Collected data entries
Start of Block
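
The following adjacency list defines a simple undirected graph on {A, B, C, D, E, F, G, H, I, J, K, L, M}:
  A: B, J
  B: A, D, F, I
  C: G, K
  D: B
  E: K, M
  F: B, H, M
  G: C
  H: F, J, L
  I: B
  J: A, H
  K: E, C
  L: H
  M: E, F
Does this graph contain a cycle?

|V| = 13, |E| = 13, number of components = 1.
One cycle is A-B-F-H-J-A.

Yes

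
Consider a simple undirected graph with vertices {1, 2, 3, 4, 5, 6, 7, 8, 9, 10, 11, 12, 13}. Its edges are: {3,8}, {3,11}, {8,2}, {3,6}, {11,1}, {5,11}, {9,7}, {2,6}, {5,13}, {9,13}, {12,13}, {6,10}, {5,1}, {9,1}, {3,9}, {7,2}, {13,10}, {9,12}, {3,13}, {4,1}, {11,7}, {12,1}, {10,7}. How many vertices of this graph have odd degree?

10

Degrees: 1:5, 2:3, 3:5, 4:1, 5:3, 6:3, 7:4, 8:2, 9:5, 10:3, 11:4, 12:3, 13:5
Odd-degree vertices: 1, 2, 3, 4, 5, 6, 9, 10, 12, 13.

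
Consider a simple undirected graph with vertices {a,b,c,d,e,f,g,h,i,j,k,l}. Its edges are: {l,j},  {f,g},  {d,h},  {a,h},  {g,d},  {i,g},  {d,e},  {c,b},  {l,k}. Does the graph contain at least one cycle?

No

|V| = 12, |E| = 9, number of components = 3.
Since 9 = 12 - 3, the graph is a forest and contains no cycle.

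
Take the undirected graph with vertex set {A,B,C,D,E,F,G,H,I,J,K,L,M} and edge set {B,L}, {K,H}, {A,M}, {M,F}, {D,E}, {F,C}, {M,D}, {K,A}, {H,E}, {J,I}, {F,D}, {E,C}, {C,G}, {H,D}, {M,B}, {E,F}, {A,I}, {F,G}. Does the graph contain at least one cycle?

Yes

|V| = 13, |E| = 18, number of components = 1.
Since 18 > 13 - 1, a cycle must exist; for instance A-M-F-G-C-E-H-K-A.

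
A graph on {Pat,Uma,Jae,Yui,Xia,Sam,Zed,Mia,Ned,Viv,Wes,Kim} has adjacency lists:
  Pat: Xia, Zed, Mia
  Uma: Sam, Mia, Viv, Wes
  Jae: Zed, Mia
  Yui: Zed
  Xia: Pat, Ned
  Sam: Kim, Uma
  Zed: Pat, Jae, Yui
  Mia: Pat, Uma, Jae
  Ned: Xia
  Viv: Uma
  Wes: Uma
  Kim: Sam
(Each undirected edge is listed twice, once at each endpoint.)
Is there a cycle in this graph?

|V| = 12, |E| = 12, number of components = 1.
One cycle is Pat-Mia-Jae-Zed-Pat.

Yes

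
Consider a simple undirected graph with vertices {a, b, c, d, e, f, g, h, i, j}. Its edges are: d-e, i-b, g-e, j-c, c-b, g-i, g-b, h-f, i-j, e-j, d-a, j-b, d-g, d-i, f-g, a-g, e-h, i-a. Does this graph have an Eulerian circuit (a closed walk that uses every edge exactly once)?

No

Degrees: a:3, b:4, c:2, d:4, e:4, f:2, g:6, h:2, i:5, j:4
Vertices with odd degree: a, i. An Eulerian circuit requires all degrees even.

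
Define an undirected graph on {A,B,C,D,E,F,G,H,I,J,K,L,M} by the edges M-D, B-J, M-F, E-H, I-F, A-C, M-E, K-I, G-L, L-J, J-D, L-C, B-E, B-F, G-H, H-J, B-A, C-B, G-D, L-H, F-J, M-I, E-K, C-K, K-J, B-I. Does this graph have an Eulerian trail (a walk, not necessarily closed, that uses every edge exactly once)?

Yes

Degrees: A:2, B:6, C:4, D:3, E:4, F:4, G:3, H:4, I:4, J:6, K:4, L:4, M:4
Odd-degree vertices: D, G (2 total).
The non-isolated vertices are connected and exactly 2 have odd degree, so an Eulerian trail exists (from D to G).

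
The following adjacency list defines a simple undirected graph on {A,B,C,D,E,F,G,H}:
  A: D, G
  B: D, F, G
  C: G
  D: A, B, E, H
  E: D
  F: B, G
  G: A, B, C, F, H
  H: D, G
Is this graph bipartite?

No

The cycle G-F-B-G has length 3, which is odd, so the graph is not bipartite.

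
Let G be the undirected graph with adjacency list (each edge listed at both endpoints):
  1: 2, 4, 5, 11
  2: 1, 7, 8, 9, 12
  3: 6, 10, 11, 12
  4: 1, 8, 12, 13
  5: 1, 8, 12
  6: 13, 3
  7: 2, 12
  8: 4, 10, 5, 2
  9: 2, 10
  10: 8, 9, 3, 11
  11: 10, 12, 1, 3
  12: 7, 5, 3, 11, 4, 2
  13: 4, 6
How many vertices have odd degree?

2

Degrees: 1:4, 2:5, 3:4, 4:4, 5:3, 6:2, 7:2, 8:4, 9:2, 10:4, 11:4, 12:6, 13:2
Odd-degree vertices: 2, 5.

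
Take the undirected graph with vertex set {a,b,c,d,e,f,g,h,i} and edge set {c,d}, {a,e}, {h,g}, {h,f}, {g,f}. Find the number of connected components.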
End of Block
## REQUIRED ACTION
Reproduce every record exactly, line by line.

## RESPONSE TO THE TASK
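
The following adjacency list defines a simple undirected graph on {A, B, C, D, E, F, G, H, I, J, K, L, M}:
  A: B, J
  B: A, D, F, I
  C: G, K
  D: B
  E: K, M
  F: B, H, M
  G: C
  H: F, J, L
  I: B
  J: A, H
  K: E, C
  L: H
  M: E, F
Does this graph contain a cycle?

|V| = 13, |E| = 13, number of components = 1.
One cycle is A-B-F-H-J-A.

Yes

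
Consider a simple undirected graph with vertices {1, 2, 3, 4, 5, 6, 7, 8, 9, 10, 11, 12, 13}. Its edges are: {3,8}, {3,11}, {8,2}, {3,6}, {11,1}, {5,11}, {9,7}, {2,6}, {5,13}, {9,13}, {12,13}, {6,10}, {5,1}, {9,1}, {3,9}, {7,2}, {13,10}, {9,12}, {3,13}, {4,1}, {11,7}, {12,1}, {10,7}. How many vertices of this graph have odd degree?

10

Degrees: 1:5, 2:3, 3:5, 4:1, 5:3, 6:3, 7:4, 8:2, 9:5, 10:3, 11:4, 12:3, 13:5
Odd-degree vertices: 1, 2, 3, 4, 5, 6, 9, 10, 12, 13.

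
Consider a simple undirected graph with vertices {a,b,c,d,e,f,g,h,i,j,k,l}. Its edges are: {l,j},  {f,g},  {d,h},  {a,h},  {g,d},  {i,g},  {d,e},  {c,b},  {l,k}. Does the graph contain at least one cycle?

No

|V| = 12, |E| = 9, number of components = 3.
Since 9 = 12 - 3, the graph is a forest and contains no cycle.

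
Take the undirected graph with vertex set {A,B,C,D,E,F,G,H,I,J,K,L,M} and edge set {B,L}, {K,H}, {A,M}, {M,F}, {D,E}, {F,C}, {M,D}, {K,A}, {H,E}, {J,I}, {F,D}, {E,C}, {C,G}, {H,D}, {M,B}, {E,F}, {A,I}, {F,G}. Does the graph contain at least one cycle?

Yes

|V| = 13, |E| = 18, number of components = 1.
Since 18 > 13 - 1, a cycle must exist; for instance A-M-F-G-C-E-H-K-A.

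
A graph on {Pat,Uma,Jae,Yui,Xia,Sam,Zed,Mia,Ned,Viv,Wes,Kim} has adjacency lists:
  Pat: Xia, Zed, Mia
  Uma: Sam, Mia, Viv, Wes
  Jae: Zed, Mia
  Yui: Zed
  Xia: Pat, Ned
  Sam: Kim, Uma
  Zed: Pat, Jae, Yui
  Mia: Pat, Uma, Jae
  Ned: Xia
  Viv: Uma
  Wes: Uma
  Kim: Sam
(Each undirected edge is listed twice, once at each endpoint.)
Is there a cycle in this graph?

|V| = 12, |E| = 12, number of components = 1.
One cycle is Pat-Mia-Jae-Zed-Pat.

Yes

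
Consider a simple undirected graph with vertices {a, b, c, d, e, f, g, h, i, j}. Its edges are: d-e, i-b, g-e, j-c, c-b, g-i, g-b, h-f, i-j, e-j, d-a, j-b, d-g, d-i, f-g, a-g, e-h, i-a. Does this graph have an Eulerian circuit (a closed walk that uses every edge exactly once)?

No

Degrees: a:3, b:4, c:2, d:4, e:4, f:2, g:6, h:2, i:5, j:4
Vertices with odd degree: a, i. An Eulerian circuit requires all degrees even.

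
Define an undirected graph on {A,B,C,D,E,F,G,H,I,J,K,L,M} by the edges M-D, B-J, M-F, E-H, I-F, A-C, M-E, K-I, G-L, L-J, J-D, L-C, B-E, B-F, G-H, H-J, B-A, C-B, G-D, L-H, F-J, M-I, E-K, C-K, K-J, B-I. Does this graph have an Eulerian trail (a walk, not necessarily closed, that uses every edge exactly once)?

Yes

Degrees: A:2, B:6, C:4, D:3, E:4, F:4, G:3, H:4, I:4, J:6, K:4, L:4, M:4
Odd-degree vertices: D, G (2 total).
The non-isolated vertices are connected and exactly 2 have odd degree, so an Eulerian trail exists (from D to G).

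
The following adjacency list defines a simple undirected graph on {A,B,C,D,E,F,G,H}:
  A: D, G
  B: D, F, G
  C: G
  D: A, B, E, H
  E: D
  F: B, G
  G: A, B, C, F, H
  H: D, G
Is this graph bipartite?

No

The cycle G-F-B-G has length 3, which is odd, so the graph is not bipartite.

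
Let G be the undirected graph with adjacency list (each edge listed at both endpoints):
  1: 2, 4, 5, 11
  2: 1, 7, 8, 9, 12
  3: 6, 10, 11, 12
  4: 1, 8, 12, 13
  5: 1, 8, 12
  6: 13, 3
  7: 2, 12
  8: 4, 10, 5, 2
  9: 2, 10
  10: 8, 9, 3, 11
  11: 10, 12, 1, 3
  12: 7, 5, 3, 11, 4, 2
  13: 4, 6
How many vertices have odd degree?

2

Degrees: 1:4, 2:5, 3:4, 4:4, 5:3, 6:2, 7:2, 8:4, 9:2, 10:4, 11:4, 12:6, 13:2
Odd-degree vertices: 2, 5.

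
Take the undirected graph with vertex set {a,b,c,d,e,f,g,h,i} and edge set {c,d}, {a,e}, {h,g}, {h,f}, {g,f}. Find the number of connected components.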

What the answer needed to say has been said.